| Required action |
Locate the lines of the listing below that hold "allowed", then copy each of them.

| Source material |
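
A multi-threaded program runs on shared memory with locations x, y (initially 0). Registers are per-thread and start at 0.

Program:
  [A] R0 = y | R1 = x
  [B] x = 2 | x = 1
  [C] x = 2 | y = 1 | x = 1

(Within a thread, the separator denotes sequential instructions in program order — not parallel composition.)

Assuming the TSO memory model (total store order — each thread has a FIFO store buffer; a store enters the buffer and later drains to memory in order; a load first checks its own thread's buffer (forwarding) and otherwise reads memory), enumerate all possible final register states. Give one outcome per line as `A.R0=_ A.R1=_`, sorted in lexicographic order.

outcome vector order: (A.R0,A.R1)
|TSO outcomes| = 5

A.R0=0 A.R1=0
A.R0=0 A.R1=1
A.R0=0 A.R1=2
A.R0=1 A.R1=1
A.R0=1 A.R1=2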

...

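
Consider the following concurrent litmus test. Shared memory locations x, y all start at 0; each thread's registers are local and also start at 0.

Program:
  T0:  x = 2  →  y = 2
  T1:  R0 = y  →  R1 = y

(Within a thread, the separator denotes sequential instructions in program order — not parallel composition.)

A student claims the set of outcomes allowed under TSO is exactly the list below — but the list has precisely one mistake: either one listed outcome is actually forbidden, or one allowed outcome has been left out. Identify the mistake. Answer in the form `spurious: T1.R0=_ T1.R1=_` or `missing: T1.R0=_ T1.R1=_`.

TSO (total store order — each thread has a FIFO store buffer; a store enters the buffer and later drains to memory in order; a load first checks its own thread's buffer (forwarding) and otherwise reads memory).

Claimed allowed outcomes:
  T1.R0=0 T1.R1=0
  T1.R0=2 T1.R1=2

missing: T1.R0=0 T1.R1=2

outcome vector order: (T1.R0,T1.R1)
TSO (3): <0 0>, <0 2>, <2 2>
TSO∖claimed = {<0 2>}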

| Output for this exercise |
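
A student claims the set of outcomes allowed under TSO is exactly the list below — but the list has precisely one mistake: either one listed outcome is actually forbidden, or one allowed outcome has been left out. Identify the mistake. Answer in the form `spurious: T1.R0=_ T1.R1=_` or `missing: T1.R0=_ T1.R1=_`.
Claimed allowed outcomes: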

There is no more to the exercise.